DESCRIPTION OF THE TASK -
Take the line containing "in a plagioclase" and all lines after it to the end of the records, and output them exactly.

DATA PROVIDED section start

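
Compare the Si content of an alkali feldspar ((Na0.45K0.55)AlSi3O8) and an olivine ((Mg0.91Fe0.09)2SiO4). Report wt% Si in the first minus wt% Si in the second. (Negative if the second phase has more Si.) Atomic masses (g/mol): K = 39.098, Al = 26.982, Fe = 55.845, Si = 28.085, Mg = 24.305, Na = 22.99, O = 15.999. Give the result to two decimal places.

First mineral: 84.255 g Si in 271.078 g formula = 31.08 wt% Si.
Second mineral: 28.085 g Si in 146.368 g formula = 19.19 wt% Si.
31.08% − 19.19% gives a difference of 11.89 percentage points.

11.89 percentage points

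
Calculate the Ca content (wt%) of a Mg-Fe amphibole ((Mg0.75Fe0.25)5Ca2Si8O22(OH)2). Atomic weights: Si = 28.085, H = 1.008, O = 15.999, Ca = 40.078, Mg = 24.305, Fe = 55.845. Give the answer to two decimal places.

9.41 wt%

Molar mass of (Mg0.75Fe0.25)5Ca2Si8O22(OH)2: 3.75×24.305 + 1.25×55.845 + 2×40.078 + 8×28.085 + 24×15.999 + 2×1.008 = 851.778 g/mol.
Mass of Ca per formula unit: 2 × 40.078 = 80.156 g.
Weight fraction Ca = 80.156 / 851.778 = 0.0941.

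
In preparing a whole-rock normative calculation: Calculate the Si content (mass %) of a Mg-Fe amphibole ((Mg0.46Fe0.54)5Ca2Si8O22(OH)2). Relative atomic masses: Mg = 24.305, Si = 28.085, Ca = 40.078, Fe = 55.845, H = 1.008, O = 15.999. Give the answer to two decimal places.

25.03 mass %

M((Mg0.46Fe0.54)5Ca2Si8O22(OH)2) = 897.511 g/mol.
Si contributes 8 × 28.085 = 224.680 g per mole.
224.680/897.511 = 0.2503 → 25.03%.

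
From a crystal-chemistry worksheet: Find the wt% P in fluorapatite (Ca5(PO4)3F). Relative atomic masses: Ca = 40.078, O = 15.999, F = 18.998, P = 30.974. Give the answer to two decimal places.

M(Ca5(PO4)3F) = 504.298 g/mol.
P contributes 3 × 30.974 = 92.922 g per mole.
92.922/504.298 = 0.1843 → 18.43%.

18.43 weight percent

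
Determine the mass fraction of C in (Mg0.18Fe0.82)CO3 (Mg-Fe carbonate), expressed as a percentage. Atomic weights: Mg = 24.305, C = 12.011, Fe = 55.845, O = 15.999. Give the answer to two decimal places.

Molar mass of (Mg0.18Fe0.82)CO3: 0.18×24.305 + 0.82×55.845 + 1×12.011 + 3×15.999 = 110.176 g/mol.
Mass of C per formula unit: 1 × 12.011 = 12.011 g.
Weight fraction C = 12.011 / 110.176 = 0.1090.

10.90 mass %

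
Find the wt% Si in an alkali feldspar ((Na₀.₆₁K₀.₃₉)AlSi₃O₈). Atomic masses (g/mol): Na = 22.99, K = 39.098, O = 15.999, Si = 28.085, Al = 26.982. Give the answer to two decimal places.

31.38 mass %

Formula mass = 0.61*22.99 + 0.39*39.098 + 1*26.982 + 3*28.085 + 8*15.999 = 268.501 g/mol, of which 84.255 g is Si.
So Si makes up 84.255/268.501 = 0.3138 of the mass, i.e. 31.38%.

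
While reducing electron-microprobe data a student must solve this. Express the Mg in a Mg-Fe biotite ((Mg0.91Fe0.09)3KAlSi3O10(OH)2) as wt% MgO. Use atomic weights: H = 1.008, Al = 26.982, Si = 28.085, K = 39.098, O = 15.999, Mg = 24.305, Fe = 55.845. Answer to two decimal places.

Formula mass = 425.770 g/mol.
2.73 Mg → 2.7300 mol MgO per formula unit; M(MgO) = 40.304, so MgO mass = 110.030 g.
110.030/425.770 × 100 = 25.84 wt%.

25.84 wt%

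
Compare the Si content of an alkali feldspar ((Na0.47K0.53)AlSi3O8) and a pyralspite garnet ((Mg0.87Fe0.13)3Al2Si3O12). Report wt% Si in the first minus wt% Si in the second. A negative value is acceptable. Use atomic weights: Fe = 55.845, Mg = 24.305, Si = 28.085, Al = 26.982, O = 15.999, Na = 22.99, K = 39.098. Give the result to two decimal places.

First mineral: 84.255 g Si in 270.756 g formula = 31.12 wt% Si.
Second mineral: 84.255 g Si in 415.423 g formula = 20.28 wt% Si.
31.12% − 20.28% gives a difference of 10.84 percentage points.

10.84 percentage points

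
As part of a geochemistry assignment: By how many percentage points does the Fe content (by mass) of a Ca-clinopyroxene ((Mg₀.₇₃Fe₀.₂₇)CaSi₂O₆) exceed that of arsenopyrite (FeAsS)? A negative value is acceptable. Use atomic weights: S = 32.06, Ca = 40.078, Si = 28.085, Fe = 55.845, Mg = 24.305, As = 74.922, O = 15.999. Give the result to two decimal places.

-27.60 percentage points

M((Mg₀.₇₃Fe₀.₂₇)CaSi₂O₆) = 225.063 g/mol, so wt% Fe = 15.078/225.063 × 100 = 6.70%.
M(FeAsS) = 162.827 g/mol, so wt% Fe = 55.845/162.827 × 100 = 34.30%.
6.70 − 34.30 = -27.60 pp.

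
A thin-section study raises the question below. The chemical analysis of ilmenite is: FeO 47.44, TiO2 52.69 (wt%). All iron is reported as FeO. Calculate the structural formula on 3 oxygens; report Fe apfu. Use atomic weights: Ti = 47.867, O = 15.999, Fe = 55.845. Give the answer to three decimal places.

FeO: 47.44/71.844 = 0.66032 mol → 0.66032 mol Fe, 0.66032 mol O.
TiO2: 52.69/79.865 = 0.65974 mol → 0.65974 mol Ti, 1.31948 mol O.
Total oxygen = 1.97980 mol. Normalization factor = 3/1.97980 = 1.51530.
Fe per 3 O = 0.66032 × 1.51530 = 1.001.

1.001 Fe apfu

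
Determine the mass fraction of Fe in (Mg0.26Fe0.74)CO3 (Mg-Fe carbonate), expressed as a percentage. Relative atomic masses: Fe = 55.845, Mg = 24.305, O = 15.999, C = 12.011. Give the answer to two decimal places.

38.39 mass %

Formula mass = 0.26*24.305 + 0.74*55.845 + 1*12.011 + 3*15.999 = 107.653 g/mol, of which 41.325 g is Fe.
So Fe makes up 41.325/107.653 = 0.3839 of the mass, i.e. 38.39%.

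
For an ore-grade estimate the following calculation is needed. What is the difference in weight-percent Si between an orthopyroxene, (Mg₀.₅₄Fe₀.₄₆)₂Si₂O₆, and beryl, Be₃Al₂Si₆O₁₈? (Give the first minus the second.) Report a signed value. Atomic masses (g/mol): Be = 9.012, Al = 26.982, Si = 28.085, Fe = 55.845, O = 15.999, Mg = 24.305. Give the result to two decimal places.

-6.91 percentage points

First mineral: 56.170 g Si in 229.791 g formula = 24.44 wt% Si.
Second mineral: 168.510 g Si in 537.492 g formula = 31.35 wt% Si.
24.44% − 31.35% gives a difference of -6.91 percentage points.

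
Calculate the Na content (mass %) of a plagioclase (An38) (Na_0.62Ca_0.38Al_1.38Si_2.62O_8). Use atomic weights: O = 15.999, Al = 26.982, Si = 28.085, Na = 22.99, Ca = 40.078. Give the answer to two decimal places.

5.31 mass %

Formula mass = 0.62×22.99 + 0.38×40.078 + 1.38×26.982 + 2.62×28.085 + 8×15.999 = 268.293 g/mol, of which 14.254 g is Na.
So Na makes up 14.254/268.293 = 0.0531 of the mass, i.e. 5.31%.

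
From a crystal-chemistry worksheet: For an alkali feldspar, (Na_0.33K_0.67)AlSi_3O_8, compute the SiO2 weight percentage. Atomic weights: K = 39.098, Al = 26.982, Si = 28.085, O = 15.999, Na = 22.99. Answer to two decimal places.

M((Na_0.33K_0.67)AlSi_3O_8) = 273.011 g/mol; M(SiO2) = 60.083 g/mol.
Moles SiO2 per formula unit = 3 Si ÷ 1 = 3.0000.
SiO2 fraction = (3.0000 × 60.083) / 273.011 = 180.249/273.011 = 0.6602.

66.02 wt%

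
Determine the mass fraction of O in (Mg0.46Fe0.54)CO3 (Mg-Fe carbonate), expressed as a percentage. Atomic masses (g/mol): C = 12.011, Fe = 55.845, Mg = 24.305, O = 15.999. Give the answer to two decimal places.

Formula mass = 0.46·24.305 + 0.54·55.845 + 1·12.011 + 3·15.999 = 101.345 g/mol, of which 47.997 g is O.
So O makes up 47.997/101.345 = 0.4736 of the mass, i.e. 47.36%.

47.36 mass %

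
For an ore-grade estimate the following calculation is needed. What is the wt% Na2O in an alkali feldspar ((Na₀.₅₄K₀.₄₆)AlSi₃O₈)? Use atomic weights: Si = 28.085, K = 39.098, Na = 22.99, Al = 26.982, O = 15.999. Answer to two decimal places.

Formula mass = 269.629 g/mol.
0.54 Na → 0.2700 mol Na2O per formula unit; M(Na2O) = 61.979, so Na2O mass = 16.734 g.
16.734/269.629 × 100 = 6.21 wt%.

6.21 wt%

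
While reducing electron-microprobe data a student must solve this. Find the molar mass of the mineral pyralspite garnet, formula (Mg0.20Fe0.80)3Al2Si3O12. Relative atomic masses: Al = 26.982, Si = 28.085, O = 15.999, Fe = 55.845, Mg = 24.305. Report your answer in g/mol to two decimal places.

Mg: 0.60 × 24.305 = 14.5830
Fe: 2.40 × 55.845 = 134.0280
Al: 2 × 26.982 = 53.9640
Si: 3 × 28.085 = 84.2550
O: 12 × 15.999 = 191.9880
Summing the contributions gives the formula mass.

478.82 g/mol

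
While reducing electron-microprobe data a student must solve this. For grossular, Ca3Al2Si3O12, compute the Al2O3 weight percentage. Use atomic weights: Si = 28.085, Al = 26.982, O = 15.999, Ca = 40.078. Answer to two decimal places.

22.64 wt%

M(Ca3Al2Si3O12) = 450.441 g/mol; M(Al2O3) = 101.961 g/mol.
Moles Al2O3 per formula unit = 2 Al ÷ 2 = 1.0000.
Al2O3 fraction = (1.0000 × 101.961) / 450.441 = 101.961/450.441 = 0.2264.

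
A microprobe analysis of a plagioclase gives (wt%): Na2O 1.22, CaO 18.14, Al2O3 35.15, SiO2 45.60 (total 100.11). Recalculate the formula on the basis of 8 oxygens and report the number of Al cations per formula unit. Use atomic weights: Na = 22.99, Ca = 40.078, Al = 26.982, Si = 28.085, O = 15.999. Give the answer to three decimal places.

1.905 Al apfu

1.22 wt% Na2O ÷ 61.979 g/mol = 0.01968 mol, giving 0.03936 Na and 0.01968 O.
18.14 wt% CaO ÷ 56.077 g/mol = 0.32348 mol, giving 0.32348 Ca and 0.32348 O.
35.15 wt% Al2O3 ÷ 101.961 g/mol = 0.34474 mol, giving 0.68948 Al and 1.03422 O.
45.60 wt% SiO2 ÷ 60.083 g/mol = 0.75895 mol, giving 0.75895 Si and 1.51790 O.
Oxygen sums to 2.89528; scaling by 8/2.89528 = 2.76312 puts the formula on 8 O.
Al: 0.68948 × 2.76312 = 1.905 atoms per formula unit.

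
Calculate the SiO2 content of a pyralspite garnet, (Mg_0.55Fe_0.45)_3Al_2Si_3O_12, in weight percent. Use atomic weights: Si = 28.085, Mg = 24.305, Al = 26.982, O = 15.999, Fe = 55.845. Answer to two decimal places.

Formula mass = 445.701 g/mol.
3 Si → 3.0000 mol SiO2 per formula unit; M(SiO2) = 60.083, so SiO2 mass = 180.249 g.
180.249/445.701 × 100 = 40.44 wt%.

40.44 wt%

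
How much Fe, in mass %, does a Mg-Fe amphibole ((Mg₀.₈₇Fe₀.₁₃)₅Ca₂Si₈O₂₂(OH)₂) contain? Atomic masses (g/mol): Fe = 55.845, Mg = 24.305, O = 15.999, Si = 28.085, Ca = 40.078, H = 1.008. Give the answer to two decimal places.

4.36 mass %

M((Mg₀.₈₇Fe₀.₁₃)₅Ca₂Si₈O₂₂(OH)₂) = 832.854 g/mol.
Fe contributes 0.65 × 55.845 = 36.299 g per mole.
36.299/832.854 = 0.0436 → 4.36%.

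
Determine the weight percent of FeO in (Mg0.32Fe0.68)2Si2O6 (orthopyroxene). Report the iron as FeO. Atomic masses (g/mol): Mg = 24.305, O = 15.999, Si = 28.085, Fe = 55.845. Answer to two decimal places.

M((Mg0.32Fe0.68)2Si2O6) = 243.668 g/mol; M(FeO) = 71.844 g/mol.
Moles FeO per formula unit = 1.36 Fe ÷ 1 = 1.3600.
FeO fraction = (1.3600 × 71.844) / 243.668 = 97.708/243.668 = 0.4010.

40.10 wt%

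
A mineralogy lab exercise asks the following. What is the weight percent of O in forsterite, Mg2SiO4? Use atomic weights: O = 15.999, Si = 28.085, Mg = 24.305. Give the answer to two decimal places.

45.49 weight percent

Molar mass of Mg2SiO4: 2×24.305 + 1×28.085 + 4×15.999 = 140.691 g/mol.
Mass of O per formula unit: 4 × 15.999 = 63.996 g.
Weight fraction O = 63.996 / 140.691 = 0.4549.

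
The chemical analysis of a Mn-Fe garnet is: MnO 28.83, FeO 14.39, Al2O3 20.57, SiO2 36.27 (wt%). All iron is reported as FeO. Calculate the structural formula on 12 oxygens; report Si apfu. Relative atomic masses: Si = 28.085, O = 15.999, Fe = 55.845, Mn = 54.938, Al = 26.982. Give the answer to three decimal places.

MnO: 28.83/70.937 = 0.40642 mol → 0.40642 mol Mn, 0.40642 mol O.
FeO: 14.39/71.844 = 0.20030 mol → 0.20030 mol Fe, 0.20030 mol O.
Al2O3: 20.57/101.961 = 0.20174 mol → 0.40348 mol Al, 0.60522 mol O.
SiO2: 36.27/60.083 = 0.60366 mol → 0.60366 mol Si, 1.20732 mol O.
Total oxygen = 2.41926 mol. Normalization factor = 12/2.41926 = 4.96019.
Si per 12 O = 0.60366 × 4.96019 = 2.994.

2.994 Si apfu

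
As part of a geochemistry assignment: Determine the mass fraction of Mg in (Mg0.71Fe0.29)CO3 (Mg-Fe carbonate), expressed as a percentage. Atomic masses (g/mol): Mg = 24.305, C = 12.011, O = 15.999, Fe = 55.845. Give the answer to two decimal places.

Molar mass of (Mg0.71Fe0.29)CO3: 0.71*24.305 + 0.29*55.845 + 1*12.011 + 3*15.999 = 93.460 g/mol.
Mass of Mg per formula unit: 0.71 × 24.305 = 17.257 g.
Weight fraction Mg = 17.257 / 93.460 = 0.1846.

18.46 weight percent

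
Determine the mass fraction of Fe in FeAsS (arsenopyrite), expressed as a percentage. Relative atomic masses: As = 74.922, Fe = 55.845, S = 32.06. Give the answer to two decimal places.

M(FeAsS) = 162.827 g/mol.
Fe contributes 1 × 55.845 = 55.845 g per mole.
55.845/162.827 = 0.3430 → 34.30%.

34.30 mass %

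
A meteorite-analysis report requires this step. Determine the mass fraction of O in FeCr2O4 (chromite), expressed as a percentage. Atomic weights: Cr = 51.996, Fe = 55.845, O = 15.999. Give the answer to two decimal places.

Formula mass = 1·55.845 + 2·51.996 + 4·15.999 = 223.833 g/mol, of which 63.996 g is O.
So O makes up 63.996/223.833 = 0.2859 of the mass, i.e. 28.59%.

28.59 weight percent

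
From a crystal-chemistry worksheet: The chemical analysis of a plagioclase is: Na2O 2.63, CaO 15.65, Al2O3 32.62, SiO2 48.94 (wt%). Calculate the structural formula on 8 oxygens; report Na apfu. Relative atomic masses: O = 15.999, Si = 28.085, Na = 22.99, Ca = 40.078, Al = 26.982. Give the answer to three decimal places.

Na2O: 2.63/61.979 = 0.04243 mol → 0.08486 mol Na, 0.04243 mol O.
CaO: 15.65/56.077 = 0.27908 mol → 0.27908 mol Ca, 0.27908 mol O.
Al2O3: 32.62/101.961 = 0.31993 mol → 0.63986 mol Al, 0.95979 mol O.
SiO2: 48.94/60.083 = 0.81454 mol → 0.81454 mol Si, 1.62908 mol O.
Total oxygen = 2.91038 mol. Normalization factor = 8/2.91038 = 2.74878.
Na per 8 O = 0.08486 × 2.74878 = 0.233.

0.233 Na apfu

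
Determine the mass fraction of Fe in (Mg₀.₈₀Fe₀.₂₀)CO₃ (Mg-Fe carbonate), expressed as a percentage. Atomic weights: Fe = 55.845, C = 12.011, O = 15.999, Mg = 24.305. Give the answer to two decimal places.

12.32 mass %

Molar mass of (Mg₀.₈₀Fe₀.₂₀)CO₃: 0.80*24.305 + 0.20*55.845 + 1*12.011 + 3*15.999 = 90.621 g/mol.
Mass of Fe per formula unit: 0.20 × 55.845 = 11.169 g.
Weight fraction Fe = 11.169 / 90.621 = 0.1232.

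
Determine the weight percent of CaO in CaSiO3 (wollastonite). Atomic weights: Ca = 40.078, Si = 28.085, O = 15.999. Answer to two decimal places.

Molar mass of CaSiO3 = 1·40.078 + 1·28.085 + 3·15.999 = 116.160 g/mol.
Each formula unit contains 1 Ca, equivalent to 1/1 = 1.0000 mol CaO.
M(CaO) = 1×40.078 + 1×15.999 = 56.077 g/mol.
Mass of CaO per formula unit = 1.0000 × 56.077 = 56.077 g.
CaO wt% = 56.077 / 116.160 × 100 = 48.28%.

48.28 wt%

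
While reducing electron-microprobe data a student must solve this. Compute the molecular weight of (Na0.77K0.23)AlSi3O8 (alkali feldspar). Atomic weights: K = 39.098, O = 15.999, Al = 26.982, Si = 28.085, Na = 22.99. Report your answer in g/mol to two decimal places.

265.92 g/mol

M = 0.77*22.99 + 0.23*39.098 + 1*26.982 + 3*28.085 + 8*15.999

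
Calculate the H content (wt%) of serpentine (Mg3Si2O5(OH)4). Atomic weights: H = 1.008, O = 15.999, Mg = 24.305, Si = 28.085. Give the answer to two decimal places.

Molar mass of Mg3Si2O5(OH)4: 3*24.305 + 2*28.085 + 9*15.999 + 4*1.008 = 277.108 g/mol.
Mass of H per formula unit: 4 × 1.008 = 4.032 g.
Weight fraction H = 4.032 / 277.108 = 0.0146.

1.46 wt%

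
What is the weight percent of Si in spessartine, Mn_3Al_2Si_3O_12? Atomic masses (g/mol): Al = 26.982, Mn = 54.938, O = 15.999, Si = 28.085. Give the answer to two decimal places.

17.02 wt%

Formula mass = 3×54.938 + 2×26.982 + 3×28.085 + 12×15.999 = 495.021 g/mol, of which 84.255 g is Si.
So Si makes up 84.255/495.021 = 0.1702 of the mass, i.e. 17.02%.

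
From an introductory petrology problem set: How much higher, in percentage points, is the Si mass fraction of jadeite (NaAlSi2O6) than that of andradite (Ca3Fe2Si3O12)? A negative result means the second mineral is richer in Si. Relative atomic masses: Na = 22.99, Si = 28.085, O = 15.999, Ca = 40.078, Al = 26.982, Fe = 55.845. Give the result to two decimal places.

Si in NaAlSi2O6: molar mass 202.136 g/mol; 2×28.085 = 56.170 g → 27.79 wt%.
Si in Ca3Fe2Si3O12: molar mass 508.167 g/mol; 3×28.085 = 84.255 g → 16.58 wt%.
Difference = 27.79 − 16.58 = 11.21 percentage points.

11.21 percentage points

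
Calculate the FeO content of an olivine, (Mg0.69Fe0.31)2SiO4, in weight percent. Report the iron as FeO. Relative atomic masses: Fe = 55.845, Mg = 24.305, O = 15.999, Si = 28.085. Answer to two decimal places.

27.80 wt%

M((Mg0.69Fe0.31)2SiO4) = 160.246 g/mol; M(FeO) = 71.844 g/mol.
Moles FeO per formula unit = 0.62 Fe ÷ 1 = 0.6200.
FeO fraction = (0.6200 × 71.844) / 160.246 = 44.543/160.246 = 0.2780.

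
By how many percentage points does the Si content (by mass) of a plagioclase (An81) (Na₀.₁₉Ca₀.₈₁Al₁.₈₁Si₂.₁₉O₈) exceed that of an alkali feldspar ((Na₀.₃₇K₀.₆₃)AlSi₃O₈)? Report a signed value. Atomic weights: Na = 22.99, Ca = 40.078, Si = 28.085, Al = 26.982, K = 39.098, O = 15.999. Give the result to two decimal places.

M(Na₀.₁₉Ca₀.₈₁Al₁.₈₁Si₂.₁₉O₈) = 275.167 g/mol, so wt% Si = 61.506/275.167 × 100 = 22.35%.
M((Na₀.₃₇K₀.₆₃)AlSi₃O₈) = 272.367 g/mol, so wt% Si = 84.255/272.367 × 100 = 30.93%.
22.35 − 30.93 = -8.58 pp.

-8.58 percentage points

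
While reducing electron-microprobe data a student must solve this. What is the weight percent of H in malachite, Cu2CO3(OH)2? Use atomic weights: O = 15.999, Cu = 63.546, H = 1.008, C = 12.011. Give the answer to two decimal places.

0.91 mass %

Formula mass = 2*63.546 + 1*12.011 + 5*15.999 + 2*1.008 = 221.114 g/mol, of which 2.016 g is H.
So H makes up 2.016/221.114 = 0.0091 of the mass, i.e. 0.91%.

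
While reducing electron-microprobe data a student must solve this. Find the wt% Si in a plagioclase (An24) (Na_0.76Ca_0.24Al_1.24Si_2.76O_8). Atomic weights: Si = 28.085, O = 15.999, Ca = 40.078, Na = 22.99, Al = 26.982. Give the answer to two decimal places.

29.13 weight percent

Molar mass of Na_0.76Ca_0.24Al_1.24Si_2.76O_8: 0.76×22.99 + 0.24×40.078 + 1.24×26.982 + 2.76×28.085 + 8×15.999 = 266.055 g/mol.
Mass of Si per formula unit: 2.76 × 28.085 = 77.515 g.
Weight fraction Si = 77.515 / 266.055 = 0.2913.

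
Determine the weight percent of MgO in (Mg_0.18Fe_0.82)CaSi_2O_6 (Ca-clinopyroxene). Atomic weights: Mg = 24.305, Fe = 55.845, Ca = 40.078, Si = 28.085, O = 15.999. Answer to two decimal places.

M((Mg_0.18Fe_0.82)CaSi_2O_6) = 242.410 g/mol; M(MgO) = 40.304 g/mol.
Moles MgO per formula unit = 0.18 Mg ÷ 1 = 0.1800.
MgO fraction = (0.1800 × 40.304) / 242.410 = 7.255/242.410 = 0.0299.

2.99 wt%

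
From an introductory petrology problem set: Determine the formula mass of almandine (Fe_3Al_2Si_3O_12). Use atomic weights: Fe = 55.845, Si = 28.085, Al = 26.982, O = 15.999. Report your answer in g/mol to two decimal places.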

DATA PROVIDED section end

WRITTEN SOLUTION -
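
While reducing electron-microprobe data a student must solve this. Find the wt% Si in a plagioclase (An24) (Na_0.76Ca_0.24Al_1.24Si_2.76O_8). Atomic weights: Si = 28.085, O = 15.999, Ca = 40.078, Na = 22.99, Al = 26.982. Give the answer to two decimal places.

29.13 weight percent

Molar mass of Na_0.76Ca_0.24Al_1.24Si_2.76O_8: 0.76×22.99 + 0.24×40.078 + 1.24×26.982 + 2.76×28.085 + 8×15.999 = 266.055 g/mol.
Mass of Si per formula unit: 2.76 × 28.085 = 77.515 g.
Weight fraction Si = 77.515 / 266.055 = 0.2913.

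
Determine the weight percent of MgO in (Mg_0.18Fe_0.82)CaSi_2O_6 (Ca-clinopyroxene). Atomic weights: Mg = 24.305, Fe = 55.845, Ca = 40.078, Si = 28.085, O = 15.999. Answer to two decimal places.

M((Mg_0.18Fe_0.82)CaSi_2O_6) = 242.410 g/mol; M(MgO) = 40.304 g/mol.
Moles MgO per formula unit = 0.18 Mg ÷ 1 = 0.1800.
MgO fraction = (0.1800 × 40.304) / 242.410 = 7.255/242.410 = 0.0299.

2.99 wt%

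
From an introductory petrology problem set: Determine the formula mass of almandine (Fe_3Al_2Si_3O_12). Use atomic weights: Fe = 55.845, Si = 28.085, Al = 26.982, O = 15.999. Report your answer in g/mol to two decimal places.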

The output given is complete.